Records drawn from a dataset
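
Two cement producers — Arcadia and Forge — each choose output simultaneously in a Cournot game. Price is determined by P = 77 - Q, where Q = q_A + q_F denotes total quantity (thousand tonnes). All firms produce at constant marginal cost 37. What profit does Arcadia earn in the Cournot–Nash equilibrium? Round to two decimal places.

Each firm earns π_i = (77 - Q)q_i - 37q_i.
Setting ∂π_i/∂q_i = 0 with rivals' quantities fixed: 40 - 2q_i - q_j = 0.
By symmetry each firm produces the same amount; substituting q_j = q_i yields q_i = 40/3.
Price P = 77 - 80/3 = 151/3.
Arcadia's profit: (151/3 - 37)·(40/3) = 1600/9.

177.78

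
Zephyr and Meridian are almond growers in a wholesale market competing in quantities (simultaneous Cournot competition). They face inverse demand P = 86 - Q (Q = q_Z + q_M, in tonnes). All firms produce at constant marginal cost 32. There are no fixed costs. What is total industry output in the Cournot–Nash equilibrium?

36

A representative firm's profit is π_i = q_i(86 - Q) - 32q_i.
First-order condition (treating rivals' output as given): 54 - 2q_i - q_j = 0.
By symmetry each firm produces the same amount; substituting q_j = q_i yields q_i = 54/3 = 18.
Total output Q = 18 + 18 = 36.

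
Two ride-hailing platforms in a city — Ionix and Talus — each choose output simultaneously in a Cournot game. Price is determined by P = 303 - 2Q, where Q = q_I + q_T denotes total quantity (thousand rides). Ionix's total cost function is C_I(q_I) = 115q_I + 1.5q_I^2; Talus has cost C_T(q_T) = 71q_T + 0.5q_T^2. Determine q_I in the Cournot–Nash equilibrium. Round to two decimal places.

Ionix's profit: π_I = (303 - 2Q)q_I - (115q_I + (3/2)q_I²). Setting ∂π_I/∂q_I = 0: 188 - 7q_I - 2(q_T) = 0.
Talus's first-order condition: 232 - 5q_T - 2(q_I) = 0.
Rearranging gives the reaction functions q_I = (188 - 2q_T)/7 and q_T = (232 - 2q_I)/5.
Solving the pair: q_I = 476/31, q_T = 1248/31.

15.35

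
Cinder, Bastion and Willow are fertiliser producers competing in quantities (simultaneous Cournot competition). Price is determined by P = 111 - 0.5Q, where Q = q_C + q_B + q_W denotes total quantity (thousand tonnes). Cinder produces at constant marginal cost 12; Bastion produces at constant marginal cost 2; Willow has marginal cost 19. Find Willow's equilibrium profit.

578

Cinder's profit: π_C = (111 - 0.5Q)q_C - (12q_C). Setting ∂π_C/∂q_C = 0: 99 - q_C - (1/2)(q_B + q_W) = 0.
Bastion's profit: π_B = (111 - 0.5Q)q_B - (2q_B). Setting ∂π_B/∂q_B = 0: 109 - q_B - (1/2)(q_C + q_W) = 0.
Willow's profit: π_W = (111 - 0.5Q)q_W - (19q_W). Setting ∂π_W/∂q_W = 0: 92 - q_W - (1/2)(q_C + q_B) = 0.
Summing all 3 equations gives 300 − 2Q = 0, hence Q = 150.
Back-substituting: q_C = (99 − 75)/(1/2) = 48, q_B = (109 − 75)/(1/2) = 68, q_W = (92 − 75)/(1/2) = 34.
Price P = 111 - (1/2)·150 = 36.
Willow's profit: (36 - 19)·34 = 578.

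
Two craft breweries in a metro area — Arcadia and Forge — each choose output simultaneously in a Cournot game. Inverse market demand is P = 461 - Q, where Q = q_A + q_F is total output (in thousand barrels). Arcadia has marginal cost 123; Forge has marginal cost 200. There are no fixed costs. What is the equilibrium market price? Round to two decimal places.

Arcadia's profit: π_A = (461 - Q)q_A - (123q_A). Setting ∂π_A/∂q_A = 0: 338 - 2q_A - (q_F) = 0.
Forge's first-order condition: 261 - 2q_F - (q_A) = 0.
So q_A = (338 - q_F)/2 and q_F = (261 - q_A)/2.
Solving the pair: q_A = 415/3, q_F = 184/3.
Total output Q = 599/3, so price P = 461 - 599/3 = 784/3.

261.33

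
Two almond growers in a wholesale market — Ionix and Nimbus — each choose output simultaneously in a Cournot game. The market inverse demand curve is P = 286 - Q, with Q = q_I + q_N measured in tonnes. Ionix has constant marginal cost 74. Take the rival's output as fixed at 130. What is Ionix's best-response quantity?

With the rival's output fixed at 130, Ionix's profit is π_I = (286 - 130 - q_I)q_I - (74q_I) = (156 - q_I)q_I - (74q_I).
∂π_I/∂q_I = 82 - 2q_I = 0, so q_I = 41.

41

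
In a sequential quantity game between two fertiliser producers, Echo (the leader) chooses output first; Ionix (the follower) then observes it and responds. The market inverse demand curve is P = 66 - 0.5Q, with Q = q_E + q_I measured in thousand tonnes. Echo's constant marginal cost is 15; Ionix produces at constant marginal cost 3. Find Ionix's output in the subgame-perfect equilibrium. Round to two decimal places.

Solve by backward induction. Given q_E, the follower Ionix maximises π_I = (66 - (1/2)q_E - (1/2)q_I)q_I - 3q_I.
Setting the follower's marginal profit to zero, 63 - (1/2)q_E - q_I = 0, i.e. q_I = (63 - (1/2)q_E).
The leader anticipates this reaction. Substituting into P = 66 - 0.5Q gives P = 69/2 - (1/4)q_E, so π_E = (69/2 - (1/4)q_E)q_E - 15q_E.
Leader FOC: 39/2 - (1/2)q_E = 0, so q_E = 39.
Then q_I = (63 - (1/2)·39) = 87/2.

43.50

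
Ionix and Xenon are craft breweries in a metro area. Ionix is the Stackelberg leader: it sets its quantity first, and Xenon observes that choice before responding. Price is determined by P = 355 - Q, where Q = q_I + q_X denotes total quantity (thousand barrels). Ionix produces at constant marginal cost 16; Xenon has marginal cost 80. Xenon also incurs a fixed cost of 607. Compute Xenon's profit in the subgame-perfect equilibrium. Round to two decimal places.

The follower Xenon best-responds to any q_I: π_X = (355 - Q)q_X - 80q_X.
Setting the follower's marginal profit to zero, 275 - q_I - 2q_X = 0, i.e. q_X = (275 - q_I)/2.
The leader anticipates this reaction. Substituting into P = 355 - Q gives P = 435/2 - (1/2)q_I, so π_I = (435/2 - (1/2)q_I)q_I - 16q_I.
The leader's first-order condition 403/2 - q_I = 0 yields q_I = 403/2.
Then q_X = (275 - 403/2)/2 = 147/4.
Price P = 355 - 953/4 = 467/4.
Xenon's profit: (467/4 - 80)·(147/4) - 607 = 743.5625.

743.56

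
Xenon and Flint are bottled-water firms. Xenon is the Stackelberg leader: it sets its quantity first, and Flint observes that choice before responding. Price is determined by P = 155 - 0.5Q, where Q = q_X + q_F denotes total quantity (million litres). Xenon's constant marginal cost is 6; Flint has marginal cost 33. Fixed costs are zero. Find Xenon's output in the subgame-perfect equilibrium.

176

The follower Flint best-responds to any q_X: π_F = (155 - 0.5Q)q_F - 33q_F.
∂π_F/∂q_F = 122 - (1/2)q_X - q_F = 0 gives the reaction function q_F = (122 - (1/2)q_X).
The leader anticipates this reaction. Substituting into P = 155 - 0.5Q gives P = 94 - (1/4)q_X, so π_X = (94 - (1/4)q_X)q_X - 6q_X.
The leader's first-order condition 88 - (1/2)q_X = 0 yields q_X = 176.
Then q_F = (122 - (1/2)·176) = 34.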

WHAT YOU ARE ASKED TO DO » Output every entry exactly as it appears.

OUTPUT OF THE TASK »
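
Two cement producers — Arcadia and Forge — each choose output simultaneously in a Cournot game. Price is determined by P = 77 - Q, where Q = q_A + q_F denotes total quantity (thousand tonnes). All firms produce at constant marginal cost 37. What profit does Arcadia earn in the Cournot–Nash equilibrium? Round to two decimal places.

Each firm earns π_i = (77 - Q)q_i - 37q_i.
Setting ∂π_i/∂q_i = 0 with rivals' quantities fixed: 40 - 2q_i - q_j = 0.
By symmetry each firm produces the same amount; substituting q_j = q_i yields q_i = 40/3.
Price P = 77 - 80/3 = 151/3.
Arcadia's profit: (151/3 - 37)·(40/3) = 1600/9.

177.78

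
Zephyr and Meridian are almond growers in a wholesale market competing in quantities (simultaneous Cournot competition). They face inverse demand P = 86 - Q (Q = q_Z + q_M, in tonnes). All firms produce at constant marginal cost 32. There are no fixed costs. What is total industry output in the Cournot–Nash equilibrium?

36

A representative firm's profit is π_i = q_i(86 - Q) - 32q_i.
First-order condition (treating rivals' output as given): 54 - 2q_i - q_j = 0.
By symmetry each firm produces the same amount; substituting q_j = q_i yields q_i = 54/3 = 18.
Total output Q = 18 + 18 = 36.

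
Two ride-hailing platforms in a city — Ionix and Talus — each choose output simultaneously in a Cournot game. Price is determined by P = 303 - 2Q, where Q = q_I + q_T denotes total quantity (thousand rides). Ionix's total cost function is C_I(q_I) = 115q_I + 1.5q_I^2; Talus has cost C_T(q_T) = 71q_T + 0.5q_T^2. Determine q_I in the Cournot–Nash equilibrium. Round to two decimal places.

Ionix's profit: π_I = (303 - 2Q)q_I - (115q_I + (3/2)q_I²). Setting ∂π_I/∂q_I = 0: 188 - 7q_I - 2(q_T) = 0.
Talus's first-order condition: 232 - 5q_T - 2(q_I) = 0.
Rearranging gives the reaction functions q_I = (188 - 2q_T)/7 and q_T = (232 - 2q_I)/5.
Solving the pair: q_I = 476/31, q_T = 1248/31.

15.35

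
Cinder, Bastion and Willow are fertiliser producers competing in quantities (simultaneous Cournot competition). Price is determined by P = 111 - 0.5Q, where Q = q_C + q_B + q_W denotes total quantity (thousand tonnes). Cinder produces at constant marginal cost 12; Bastion produces at constant marginal cost 2; Willow has marginal cost 19. Find Willow's equilibrium profit.

578

Cinder's profit: π_C = (111 - 0.5Q)q_C - (12q_C). Setting ∂π_C/∂q_C = 0: 99 - q_C - (1/2)(q_B + q_W) = 0.
Bastion's profit: π_B = (111 - 0.5Q)q_B - (2q_B). Setting ∂π_B/∂q_B = 0: 109 - q_B - (1/2)(q_C + q_W) = 0.
Willow's profit: π_W = (111 - 0.5Q)q_W - (19q_W). Setting ∂π_W/∂q_W = 0: 92 - q_W - (1/2)(q_C + q_B) = 0.
Summing all 3 equations gives 300 − 2Q = 0, hence Q = 150.
Back-substituting: q_C = (99 − 75)/(1/2) = 48, q_B = (109 − 75)/(1/2) = 68, q_W = (92 − 75)/(1/2) = 34.
Price P = 111 - (1/2)·150 = 36.
Willow's profit: (36 - 19)·34 = 578.

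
Two craft breweries in a metro area — Arcadia and Forge — each choose output simultaneously in a Cournot game. Inverse market demand is P = 461 - Q, where Q = q_A + q_F is total output (in thousand barrels). Arcadia has marginal cost 123; Forge has marginal cost 200. There are no fixed costs. What is the equilibrium market price? Round to two decimal places.

Arcadia's profit: π_A = (461 - Q)q_A - (123q_A). Setting ∂π_A/∂q_A = 0: 338 - 2q_A - (q_F) = 0.
Forge's first-order condition: 261 - 2q_F - (q_A) = 0.
So q_A = (338 - q_F)/2 and q_F = (261 - q_A)/2.
Solving the pair: q_A = 415/3, q_F = 184/3.
Total output Q = 599/3, so price P = 461 - 599/3 = 784/3.

261.33

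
Two almond growers in a wholesale market — Ionix and Nimbus — each choose output simultaneously in a Cournot game. The market inverse demand curve is P = 286 - Q, with Q = q_I + q_N measured in tonnes. Ionix has constant marginal cost 74. Take the rival's output as fixed at 130. What is Ionix's best-response quantity?

With the rival's output fixed at 130, Ionix's profit is π_I = (286 - 130 - q_I)q_I - (74q_I) = (156 - q_I)q_I - (74q_I).
∂π_I/∂q_I = 82 - 2q_I = 0, so q_I = 41.

41

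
In a sequential quantity game between two fertiliser producers, Echo (the leader) chooses output first; Ionix (the follower) then observes it and responds. The market inverse demand curve is P = 66 - 0.5Q, with Q = q_E + q_I measured in thousand tonnes. Echo's constant marginal cost is 15; Ionix produces at constant marginal cost 3. Find Ionix's output in the subgame-perfect equilibrium. Round to two decimal places.

Solve by backward induction. Given q_E, the follower Ionix maximises π_I = (66 - (1/2)q_E - (1/2)q_I)q_I - 3q_I.
Setting the follower's marginal profit to zero, 63 - (1/2)q_E - q_I = 0, i.e. q_I = (63 - (1/2)q_E).
The leader anticipates this reaction. Substituting into P = 66 - 0.5Q gives P = 69/2 - (1/4)q_E, so π_E = (69/2 - (1/4)q_E)q_E - 15q_E.
Leader FOC: 39/2 - (1/2)q_E = 0, so q_E = 39.
Then q_I = (63 - (1/2)·39) = 87/2.

43.50

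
Ionix and Xenon are craft breweries in a metro area. Ionix is the Stackelberg leader: it sets its quantity first, and Xenon observes that choice before responding. Price is determined by P = 355 - Q, where Q = q_I + q_X denotes total quantity (thousand barrels). Ionix produces at constant marginal cost 16; Xenon has marginal cost 80. Xenon also incurs a fixed cost of 607. Compute Xenon's profit in the subgame-perfect equilibrium. Round to two decimal places.

The follower Xenon best-responds to any q_I: π_X = (355 - Q)q_X - 80q_X.
Setting the follower's marginal profit to zero, 275 - q_I - 2q_X = 0, i.e. q_X = (275 - q_I)/2.
The leader anticipates this reaction. Substituting into P = 355 - Q gives P = 435/2 - (1/2)q_I, so π_I = (435/2 - (1/2)q_I)q_I - 16q_I.
The leader's first-order condition 403/2 - q_I = 0 yields q_I = 403/2.
Then q_X = (275 - 403/2)/2 = 147/4.
Price P = 355 - 953/4 = 467/4.
Xenon's profit: (467/4 - 80)·(147/4) - 607 = 743.5625.

743.56

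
Xenon and Flint are bottled-water firms. Xenon is the Stackelberg leader: it sets its quantity first, and Flint observes that choice before responding. Price is determined by P = 155 - 0.5Q, where Q = q_X + q_F denotes total quantity (million litres). Xenon's constant marginal cost is 6; Flint has marginal cost 33. Fixed costs are zero. Find Xenon's output in the subgame-perfect equilibrium.

176

The follower Flint best-responds to any q_X: π_F = (155 - 0.5Q)q_F - 33q_F.
∂π_F/∂q_F = 122 - (1/2)q_X - q_F = 0 gives the reaction function q_F = (122 - (1/2)q_X).
The leader anticipates this reaction. Substituting into P = 155 - 0.5Q gives P = 94 - (1/4)q_X, so π_X = (94 - (1/4)q_X)q_X - 6q_X.
The leader's first-order condition 88 - (1/2)q_X = 0 yields q_X = 176.
Then q_F = (122 - (1/2)·176) = 34.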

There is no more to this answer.